Going down the data below, set down exactly the line with "C10: a2 - a1 ≥ -2" and each line after it through the line with "7. n is less than 3"; no other lines.
----------
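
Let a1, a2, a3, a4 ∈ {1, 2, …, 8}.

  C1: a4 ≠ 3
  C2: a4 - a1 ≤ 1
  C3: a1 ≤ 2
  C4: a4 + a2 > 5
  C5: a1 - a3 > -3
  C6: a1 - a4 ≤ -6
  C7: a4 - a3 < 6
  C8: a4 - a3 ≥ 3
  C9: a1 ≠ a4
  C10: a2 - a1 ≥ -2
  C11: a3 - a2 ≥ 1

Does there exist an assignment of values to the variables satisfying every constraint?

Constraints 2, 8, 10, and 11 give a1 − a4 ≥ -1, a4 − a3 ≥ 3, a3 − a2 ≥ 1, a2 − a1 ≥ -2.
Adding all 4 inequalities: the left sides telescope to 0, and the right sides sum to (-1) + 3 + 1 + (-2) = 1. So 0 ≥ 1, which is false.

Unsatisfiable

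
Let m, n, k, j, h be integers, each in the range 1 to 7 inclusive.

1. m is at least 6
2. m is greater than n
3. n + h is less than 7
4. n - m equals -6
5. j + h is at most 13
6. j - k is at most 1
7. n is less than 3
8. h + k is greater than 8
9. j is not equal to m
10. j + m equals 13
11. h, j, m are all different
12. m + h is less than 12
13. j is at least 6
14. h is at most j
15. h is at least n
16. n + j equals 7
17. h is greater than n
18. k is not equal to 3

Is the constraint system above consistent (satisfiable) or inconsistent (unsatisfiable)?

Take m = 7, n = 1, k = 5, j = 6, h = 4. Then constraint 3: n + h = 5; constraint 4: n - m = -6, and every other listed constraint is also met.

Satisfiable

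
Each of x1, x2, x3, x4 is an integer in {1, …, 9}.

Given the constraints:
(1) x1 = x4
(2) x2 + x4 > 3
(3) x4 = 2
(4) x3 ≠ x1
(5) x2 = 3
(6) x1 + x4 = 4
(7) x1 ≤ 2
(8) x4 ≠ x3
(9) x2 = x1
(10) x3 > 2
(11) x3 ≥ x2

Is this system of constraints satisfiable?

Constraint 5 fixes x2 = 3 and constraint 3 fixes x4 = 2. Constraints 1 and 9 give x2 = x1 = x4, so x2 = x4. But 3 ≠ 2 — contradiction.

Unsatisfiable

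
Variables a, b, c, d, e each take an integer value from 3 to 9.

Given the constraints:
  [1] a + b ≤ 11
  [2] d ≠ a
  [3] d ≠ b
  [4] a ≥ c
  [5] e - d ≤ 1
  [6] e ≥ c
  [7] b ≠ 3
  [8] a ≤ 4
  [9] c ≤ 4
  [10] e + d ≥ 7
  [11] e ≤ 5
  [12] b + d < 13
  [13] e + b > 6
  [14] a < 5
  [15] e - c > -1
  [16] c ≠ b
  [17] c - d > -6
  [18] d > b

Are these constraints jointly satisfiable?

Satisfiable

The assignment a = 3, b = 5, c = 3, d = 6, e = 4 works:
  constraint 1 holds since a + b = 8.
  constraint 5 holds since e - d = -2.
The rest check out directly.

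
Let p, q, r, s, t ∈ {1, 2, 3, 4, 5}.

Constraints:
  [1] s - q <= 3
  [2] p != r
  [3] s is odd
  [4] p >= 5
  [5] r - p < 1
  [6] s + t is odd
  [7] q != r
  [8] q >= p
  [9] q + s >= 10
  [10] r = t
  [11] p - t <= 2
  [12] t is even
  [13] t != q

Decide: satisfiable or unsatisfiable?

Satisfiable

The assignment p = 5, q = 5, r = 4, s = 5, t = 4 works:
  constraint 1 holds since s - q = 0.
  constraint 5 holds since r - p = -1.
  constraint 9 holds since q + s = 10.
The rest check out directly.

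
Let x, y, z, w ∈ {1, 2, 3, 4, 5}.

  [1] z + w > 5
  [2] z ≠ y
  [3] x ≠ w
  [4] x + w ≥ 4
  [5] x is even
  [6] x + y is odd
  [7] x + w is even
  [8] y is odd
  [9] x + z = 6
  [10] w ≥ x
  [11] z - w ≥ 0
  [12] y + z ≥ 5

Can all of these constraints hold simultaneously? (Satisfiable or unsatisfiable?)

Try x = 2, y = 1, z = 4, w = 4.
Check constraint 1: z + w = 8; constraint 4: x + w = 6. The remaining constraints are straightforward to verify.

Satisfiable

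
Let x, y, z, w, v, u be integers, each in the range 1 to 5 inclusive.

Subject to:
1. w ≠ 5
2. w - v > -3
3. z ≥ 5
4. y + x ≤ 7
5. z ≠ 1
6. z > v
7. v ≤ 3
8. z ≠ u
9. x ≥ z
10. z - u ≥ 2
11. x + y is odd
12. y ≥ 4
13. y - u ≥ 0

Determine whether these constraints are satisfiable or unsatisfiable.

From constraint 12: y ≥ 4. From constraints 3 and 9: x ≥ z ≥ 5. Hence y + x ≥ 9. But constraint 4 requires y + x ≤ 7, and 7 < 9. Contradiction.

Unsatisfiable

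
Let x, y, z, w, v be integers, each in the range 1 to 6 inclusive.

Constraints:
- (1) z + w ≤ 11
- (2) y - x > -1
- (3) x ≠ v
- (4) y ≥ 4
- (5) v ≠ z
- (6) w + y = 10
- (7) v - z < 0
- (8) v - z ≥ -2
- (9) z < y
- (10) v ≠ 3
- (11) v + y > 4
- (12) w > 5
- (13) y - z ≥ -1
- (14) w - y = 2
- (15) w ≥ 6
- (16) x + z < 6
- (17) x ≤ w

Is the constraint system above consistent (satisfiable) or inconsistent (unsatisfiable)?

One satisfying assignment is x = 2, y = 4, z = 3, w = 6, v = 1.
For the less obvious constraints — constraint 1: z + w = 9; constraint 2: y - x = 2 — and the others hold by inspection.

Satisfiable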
----------
→ RESPONSE TO THIS TASK:
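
  C10: a2 - a1 ≥ -2
  C11: a3 - a2 ≥ 1

Does there exist an assignment of values to the variables satisfying every constraint?

Constraints 2, 8, 10, and 11 give a1 − a4 ≥ -1, a4 − a3 ≥ 3, a3 − a2 ≥ 1, a2 − a1 ≥ -2.
Adding all 4 inequalities: the left sides telescope to 0, and the right sides sum to (-1) + 3 + 1 + (-2) = 1. So 0 ≥ 1, which is false.

Unsatisfiable

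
Let m, n, k, j, h be integers, each in the range 1 to 7 inclusive.

1. m is at least 6
2. m is greater than n
3. n + h is less than 7
4. n - m equals -6
5. j + h is at most 13
6. j - k is at most 1
7. n is less than 3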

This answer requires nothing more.